Instructions for the task: In the records that follow, show each line where the word "there" is present.

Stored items
######

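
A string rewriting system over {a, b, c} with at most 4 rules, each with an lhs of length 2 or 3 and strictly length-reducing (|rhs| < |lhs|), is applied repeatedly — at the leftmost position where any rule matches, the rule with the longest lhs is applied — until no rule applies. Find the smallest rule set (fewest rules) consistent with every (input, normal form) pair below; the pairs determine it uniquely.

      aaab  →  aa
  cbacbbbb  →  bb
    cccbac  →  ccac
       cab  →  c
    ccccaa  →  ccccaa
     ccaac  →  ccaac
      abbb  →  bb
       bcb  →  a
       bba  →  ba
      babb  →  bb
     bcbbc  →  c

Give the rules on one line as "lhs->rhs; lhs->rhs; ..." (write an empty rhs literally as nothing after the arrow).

ab->; bba->ba; bcb->a; cb->

  | aaab => aa
  | cbacbbbb => acbbbb => abbb => bb
  | cccbac => ccac
  | cab => c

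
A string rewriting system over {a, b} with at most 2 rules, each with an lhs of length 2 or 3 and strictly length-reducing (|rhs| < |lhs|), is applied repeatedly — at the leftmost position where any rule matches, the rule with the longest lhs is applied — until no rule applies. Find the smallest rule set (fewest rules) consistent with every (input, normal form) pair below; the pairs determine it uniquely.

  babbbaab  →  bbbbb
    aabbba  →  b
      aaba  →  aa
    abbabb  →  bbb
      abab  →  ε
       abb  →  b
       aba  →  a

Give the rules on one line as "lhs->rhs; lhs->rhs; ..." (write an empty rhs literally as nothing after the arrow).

  | babbbaab => bbbbaab => bbbbab => bbbbb
  | aabbba => abba => ba => b
  | aaba => aa
  | abbabb => babb => bbb

ab->; ba->b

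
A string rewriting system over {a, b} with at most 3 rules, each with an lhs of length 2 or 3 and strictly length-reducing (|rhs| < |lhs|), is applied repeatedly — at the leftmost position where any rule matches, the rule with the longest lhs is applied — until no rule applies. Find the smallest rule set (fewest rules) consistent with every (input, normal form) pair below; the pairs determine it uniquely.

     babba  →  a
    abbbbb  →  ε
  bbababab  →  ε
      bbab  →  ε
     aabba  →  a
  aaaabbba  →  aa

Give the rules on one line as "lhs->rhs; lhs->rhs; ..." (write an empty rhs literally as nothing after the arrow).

  | babba => bba => a
  | abbbbb => bbbb => bb => ε
  | bbababab => ababab => abab => ab => ε
  | bbab => ab => ε

ab->; bb->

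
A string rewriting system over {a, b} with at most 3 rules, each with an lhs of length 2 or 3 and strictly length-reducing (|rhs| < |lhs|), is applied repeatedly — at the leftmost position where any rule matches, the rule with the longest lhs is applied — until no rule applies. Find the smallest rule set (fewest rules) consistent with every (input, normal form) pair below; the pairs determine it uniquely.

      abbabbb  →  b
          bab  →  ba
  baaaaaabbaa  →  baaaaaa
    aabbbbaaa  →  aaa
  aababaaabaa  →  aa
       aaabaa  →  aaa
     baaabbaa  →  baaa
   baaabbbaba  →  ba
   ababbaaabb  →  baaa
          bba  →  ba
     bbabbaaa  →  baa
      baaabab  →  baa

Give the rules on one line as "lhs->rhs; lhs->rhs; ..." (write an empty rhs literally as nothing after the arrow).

  | abbabbb => ababbb => bbb => bb => b
  | bab => ba
  | baaaaaabbaa => baaaaaabaa => baaaaaa
  | aabbbbaaa => aabbbaaa => aabbaaa => aabaaa => aaa

ab->a; aba->; bb->b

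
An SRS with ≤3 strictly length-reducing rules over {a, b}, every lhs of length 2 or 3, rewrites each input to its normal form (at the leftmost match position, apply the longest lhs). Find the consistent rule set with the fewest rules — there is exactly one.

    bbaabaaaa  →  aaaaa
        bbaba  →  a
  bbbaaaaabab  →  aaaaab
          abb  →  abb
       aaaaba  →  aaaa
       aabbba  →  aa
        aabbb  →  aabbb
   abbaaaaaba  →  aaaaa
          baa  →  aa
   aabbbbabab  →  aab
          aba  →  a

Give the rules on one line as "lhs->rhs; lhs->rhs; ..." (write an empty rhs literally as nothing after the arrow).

aba->a; ba->a

  | bbaabaaaa => baabaaaa => aabaaaa => aaaaa
  | bbaba => baba => aba => a
  | bbbaaaaabab => bbaaaaabab => baaaaabab => aaaaabab => aaaaab
  | abb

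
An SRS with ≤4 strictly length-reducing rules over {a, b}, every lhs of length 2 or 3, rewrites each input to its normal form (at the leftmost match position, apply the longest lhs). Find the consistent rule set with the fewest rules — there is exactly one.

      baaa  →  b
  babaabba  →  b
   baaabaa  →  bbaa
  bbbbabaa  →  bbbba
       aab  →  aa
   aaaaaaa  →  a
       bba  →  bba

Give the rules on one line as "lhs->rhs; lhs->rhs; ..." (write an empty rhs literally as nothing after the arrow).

aaa->; ab->a; aba->

  | baaa => b
  | babaabba => babba => baba => b
  | baaabaa => bbaa
  | bbbbabaa => bbbba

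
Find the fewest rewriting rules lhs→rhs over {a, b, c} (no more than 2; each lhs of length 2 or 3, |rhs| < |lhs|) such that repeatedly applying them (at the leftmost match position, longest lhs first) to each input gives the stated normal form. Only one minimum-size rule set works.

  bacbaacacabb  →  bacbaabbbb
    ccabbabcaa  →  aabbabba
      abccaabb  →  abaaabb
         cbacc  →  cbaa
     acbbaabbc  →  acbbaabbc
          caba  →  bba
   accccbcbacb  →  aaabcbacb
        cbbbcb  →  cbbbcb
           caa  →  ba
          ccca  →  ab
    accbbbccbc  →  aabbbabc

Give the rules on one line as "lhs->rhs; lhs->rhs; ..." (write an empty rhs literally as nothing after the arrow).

ca->b; cc->a

  | bacbaacacabb => bacbaabcabb => bacbaabbbb
  | ccabbabcaa => aabbabcaa => aabbabba
  | abccaabb => abaaabb
  | cbacc => cbaa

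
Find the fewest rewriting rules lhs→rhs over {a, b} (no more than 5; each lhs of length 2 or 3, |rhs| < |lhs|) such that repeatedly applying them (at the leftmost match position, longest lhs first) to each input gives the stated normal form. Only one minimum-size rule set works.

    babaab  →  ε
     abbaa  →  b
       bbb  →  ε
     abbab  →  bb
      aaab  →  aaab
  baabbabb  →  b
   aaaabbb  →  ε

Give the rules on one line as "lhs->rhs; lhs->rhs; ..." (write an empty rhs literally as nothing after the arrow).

aba->bb; abb->ba; ba->b; bbb->

  | babaab => bbaab => bbab => bbb => ε
  | abbaa => baaa => baa => ba => b
  | bbb => ε
  | abbab => baab => bab => bb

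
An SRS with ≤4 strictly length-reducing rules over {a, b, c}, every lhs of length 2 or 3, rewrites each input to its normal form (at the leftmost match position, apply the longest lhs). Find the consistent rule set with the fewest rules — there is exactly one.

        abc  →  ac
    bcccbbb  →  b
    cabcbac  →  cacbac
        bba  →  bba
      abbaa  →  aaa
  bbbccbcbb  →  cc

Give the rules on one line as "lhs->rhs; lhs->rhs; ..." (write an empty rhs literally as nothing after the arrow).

ab->a; bbb->; bc->b

  | abc => ac
  | bcccbbb => bccbbb => bcbbb => bbbb => b
  | cabcbac => cacbac
  | bba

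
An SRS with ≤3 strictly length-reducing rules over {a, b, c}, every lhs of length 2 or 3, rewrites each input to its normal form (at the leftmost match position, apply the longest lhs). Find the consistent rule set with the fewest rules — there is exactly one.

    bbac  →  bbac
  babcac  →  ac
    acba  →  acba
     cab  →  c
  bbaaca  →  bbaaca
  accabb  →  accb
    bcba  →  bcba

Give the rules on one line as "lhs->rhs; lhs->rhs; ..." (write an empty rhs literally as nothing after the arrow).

ab->; bca->a

  | bbac
  | babcac => bcac => ac
  | acba
  | cab => c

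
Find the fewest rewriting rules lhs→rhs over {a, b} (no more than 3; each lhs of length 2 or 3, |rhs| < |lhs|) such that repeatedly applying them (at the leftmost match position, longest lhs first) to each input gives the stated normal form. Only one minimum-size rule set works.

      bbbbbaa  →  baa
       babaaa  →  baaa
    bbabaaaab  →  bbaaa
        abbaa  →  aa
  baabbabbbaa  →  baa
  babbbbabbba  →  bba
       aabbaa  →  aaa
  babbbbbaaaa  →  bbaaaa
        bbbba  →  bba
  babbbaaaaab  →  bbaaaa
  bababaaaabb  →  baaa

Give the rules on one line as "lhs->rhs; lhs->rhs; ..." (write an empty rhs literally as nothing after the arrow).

  | bbbbbaa => bbbaa => baa
  | babaaa => baaa
  | bbabaaaab => bbaaaab => bbaaa
  | abbaa => aa

ab->; abb->; bbb->b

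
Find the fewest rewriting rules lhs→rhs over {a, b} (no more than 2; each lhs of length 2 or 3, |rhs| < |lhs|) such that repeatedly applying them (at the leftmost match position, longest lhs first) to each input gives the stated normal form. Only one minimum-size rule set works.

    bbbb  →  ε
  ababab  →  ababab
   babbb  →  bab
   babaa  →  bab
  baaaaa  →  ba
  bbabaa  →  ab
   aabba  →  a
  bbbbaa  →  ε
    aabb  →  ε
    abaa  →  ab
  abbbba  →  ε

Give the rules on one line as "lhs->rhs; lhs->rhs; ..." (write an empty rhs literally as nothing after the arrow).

aa->; bb->

  | bbbb => bb => ε
  | ababab
  | babbb => bab
  | babaa => bab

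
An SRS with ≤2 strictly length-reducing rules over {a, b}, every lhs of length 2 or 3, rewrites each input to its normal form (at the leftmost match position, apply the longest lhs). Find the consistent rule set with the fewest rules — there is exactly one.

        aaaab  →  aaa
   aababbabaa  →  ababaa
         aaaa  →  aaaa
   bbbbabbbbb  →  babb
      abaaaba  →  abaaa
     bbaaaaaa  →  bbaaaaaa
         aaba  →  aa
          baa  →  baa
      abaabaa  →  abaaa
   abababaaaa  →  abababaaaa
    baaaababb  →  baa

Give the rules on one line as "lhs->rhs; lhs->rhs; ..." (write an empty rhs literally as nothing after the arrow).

  | aaaab => aaa
  | aababbabaa => aabbabaa => ababaa
  | aaaa
  | bbbbabbbbb => babbbbb => babb

aab->a; bbb->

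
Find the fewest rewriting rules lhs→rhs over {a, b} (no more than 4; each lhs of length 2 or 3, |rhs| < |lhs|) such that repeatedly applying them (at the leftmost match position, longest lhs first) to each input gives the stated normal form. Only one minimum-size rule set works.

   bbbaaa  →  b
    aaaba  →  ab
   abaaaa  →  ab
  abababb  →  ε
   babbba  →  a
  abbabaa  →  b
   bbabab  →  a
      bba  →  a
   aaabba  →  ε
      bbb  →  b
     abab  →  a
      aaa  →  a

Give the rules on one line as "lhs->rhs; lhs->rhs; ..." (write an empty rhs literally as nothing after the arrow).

  | bbbaaa => baaa => baa => ba => b
  | aaaba => aba => ab
  | abaaaa => abaaa => abaa => aba => ab
  | abababb => abbabb => aabb => bb => ε

aa->; ba->b; bb->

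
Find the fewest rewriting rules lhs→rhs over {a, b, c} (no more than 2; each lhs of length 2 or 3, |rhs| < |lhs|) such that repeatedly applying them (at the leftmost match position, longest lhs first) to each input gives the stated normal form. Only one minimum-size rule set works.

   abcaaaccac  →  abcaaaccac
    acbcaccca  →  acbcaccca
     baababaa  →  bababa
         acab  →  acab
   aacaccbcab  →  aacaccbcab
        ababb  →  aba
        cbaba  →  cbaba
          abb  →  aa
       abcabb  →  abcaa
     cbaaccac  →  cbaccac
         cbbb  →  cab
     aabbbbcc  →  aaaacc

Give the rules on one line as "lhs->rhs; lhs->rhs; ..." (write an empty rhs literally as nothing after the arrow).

baa->ba; bb->a

  | abcaaaccac
  | acbcaccca
  | baababaa => bababaa => bababa
  | acab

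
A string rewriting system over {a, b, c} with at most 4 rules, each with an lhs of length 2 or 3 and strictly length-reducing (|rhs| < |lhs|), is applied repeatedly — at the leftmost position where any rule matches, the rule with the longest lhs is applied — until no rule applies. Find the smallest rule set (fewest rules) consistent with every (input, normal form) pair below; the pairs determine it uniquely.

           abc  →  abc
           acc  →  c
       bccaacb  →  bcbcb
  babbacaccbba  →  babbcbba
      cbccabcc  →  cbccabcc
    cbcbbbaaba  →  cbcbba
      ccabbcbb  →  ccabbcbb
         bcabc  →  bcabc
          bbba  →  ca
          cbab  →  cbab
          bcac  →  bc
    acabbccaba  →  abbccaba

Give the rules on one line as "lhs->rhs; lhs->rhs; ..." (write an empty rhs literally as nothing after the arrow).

ac->; bbb->c; caa->b

  | abc
  | acc => c
  | bccaacb => bcbcb
  | babbacaccbba => babbaccbba => babbcbba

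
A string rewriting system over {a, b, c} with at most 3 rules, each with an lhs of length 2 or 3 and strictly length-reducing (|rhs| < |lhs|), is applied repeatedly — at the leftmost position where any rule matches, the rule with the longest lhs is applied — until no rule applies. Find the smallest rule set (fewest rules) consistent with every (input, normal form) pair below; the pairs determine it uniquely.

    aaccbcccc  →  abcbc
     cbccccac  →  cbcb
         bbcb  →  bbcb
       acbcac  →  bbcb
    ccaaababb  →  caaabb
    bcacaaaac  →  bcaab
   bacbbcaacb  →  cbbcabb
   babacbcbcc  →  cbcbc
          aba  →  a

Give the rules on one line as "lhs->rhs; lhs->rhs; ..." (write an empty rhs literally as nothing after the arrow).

ac->b; ba->; cc->c

  | aaccbcccc => abcbcccc => abcbccc => abcbcc => abcbc
  | cbccccac => cbcccac => cbccac => cbcac => cbcb
  | bbcb
  | acbcac => bbcac => bbcb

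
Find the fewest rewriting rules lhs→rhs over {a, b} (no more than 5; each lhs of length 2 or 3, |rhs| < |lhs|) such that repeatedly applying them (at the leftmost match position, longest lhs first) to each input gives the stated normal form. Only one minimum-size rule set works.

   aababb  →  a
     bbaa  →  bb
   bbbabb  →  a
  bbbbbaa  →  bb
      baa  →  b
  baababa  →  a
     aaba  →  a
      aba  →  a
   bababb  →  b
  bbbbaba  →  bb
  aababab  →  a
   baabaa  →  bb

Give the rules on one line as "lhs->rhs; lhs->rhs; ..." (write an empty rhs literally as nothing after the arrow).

  | aababb => ababb => aabb => abb => ab => a
  | bbaa => bba => bb
  | bbbabb => abb => ab => a
  | bbbbbaa => bbaa => bba => bb

aa->a; ab->a; ba->b; bbb->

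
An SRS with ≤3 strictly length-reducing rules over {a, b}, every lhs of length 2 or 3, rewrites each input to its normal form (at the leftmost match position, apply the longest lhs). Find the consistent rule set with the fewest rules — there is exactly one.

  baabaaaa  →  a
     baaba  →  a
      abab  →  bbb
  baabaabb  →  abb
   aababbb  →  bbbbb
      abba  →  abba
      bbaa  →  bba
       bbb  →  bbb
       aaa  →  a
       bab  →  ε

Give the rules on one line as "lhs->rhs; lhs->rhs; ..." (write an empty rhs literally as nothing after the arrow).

aa->a; aba->bb; bab->

  | baabaaaa => babaaaa => aaaa => aaa => aa => a
  | baaba => baba => a
  | abab => bbb
  | baabaabb => babaabb => aabb => abb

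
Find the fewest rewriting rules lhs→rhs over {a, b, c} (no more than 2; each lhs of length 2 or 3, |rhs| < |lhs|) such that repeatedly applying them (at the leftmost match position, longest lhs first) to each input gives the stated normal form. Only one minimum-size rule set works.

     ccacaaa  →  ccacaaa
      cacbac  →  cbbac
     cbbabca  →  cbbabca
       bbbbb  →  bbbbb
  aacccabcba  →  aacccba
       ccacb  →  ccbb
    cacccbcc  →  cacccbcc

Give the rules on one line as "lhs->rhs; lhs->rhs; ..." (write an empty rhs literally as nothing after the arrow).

acb->bb; cab->

  | ccacaaa
  | cacbac => cbbac
  | cbbabca
  | bbbbb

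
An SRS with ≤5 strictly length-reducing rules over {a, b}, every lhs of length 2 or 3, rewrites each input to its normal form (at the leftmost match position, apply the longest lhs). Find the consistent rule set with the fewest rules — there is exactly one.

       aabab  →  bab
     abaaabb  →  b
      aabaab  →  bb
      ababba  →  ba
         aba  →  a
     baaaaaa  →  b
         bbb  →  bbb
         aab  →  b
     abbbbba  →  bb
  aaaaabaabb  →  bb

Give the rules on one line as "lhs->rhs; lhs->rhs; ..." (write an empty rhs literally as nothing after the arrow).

  | aabab => bab
  | abaaabb => aaabb => abb => b
  | aabaab => baab => bb
  | ababba => abba => ba

aa->; aba->a; abb->b; bba->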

######

Written answer:
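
An SRS with ≤3 strictly length-reducing rules over {a, b}, every lhs of length 2 or 3, rewrites each input to its normal form (at the leftmost match position, apply the longest lhs). Find the consistent rule set with the fewest rules — there is exactly one.
An SRS with ≤4 strictly length-reducing rules over {a, b}, every lhs of length 2 or 3, rewrites each input to its normal form (at the leftmost match position, apply the longest lhs). Find the consistent rule set with the fewest rules — there is exactly one.
An SRS with ≤4 strictly length-reducing rules over {a, b, c}, every lhs of length 2 or 3, rewrites each input to its normal form (at the leftmost match position, apply the longest lhs). Find the consistent rule set with the fewest rules — there is exactly one.
An SRS with ≤3 strictly length-reducing rules over {a, b, c}, every lhs of length 2 or 3, rewrites each input to its normal form (at the leftmost match position, apply the longest lhs). Find the consistent rule set with the fewest rules — there is exactly one.
An SRS with ≤2 strictly length-reducing rules over {a, b}, every lhs of length 2 or 3, rewrites each input to its normal form (at the leftmost match position, apply the longest lhs). Find the consistent rule set with the fewest rules — there is exactly one.
An SRS with ≤3 strictly length-reducing rules over {a, b}, every lhs of length 2 or 3, rewrites each input to its normal form (at the leftmost match position, apply the longest lhs). Find the consistent rule set with the fewest rules — there is exactly one.
An SRS with ≤5 strictly length-reducing rules over {a, b}, every lhs of length 2 or 3, rewrites each input to its normal form (at the leftmost match position, apply the longest lhs). Find the consistent rule set with the fewest rules — there is exactly one.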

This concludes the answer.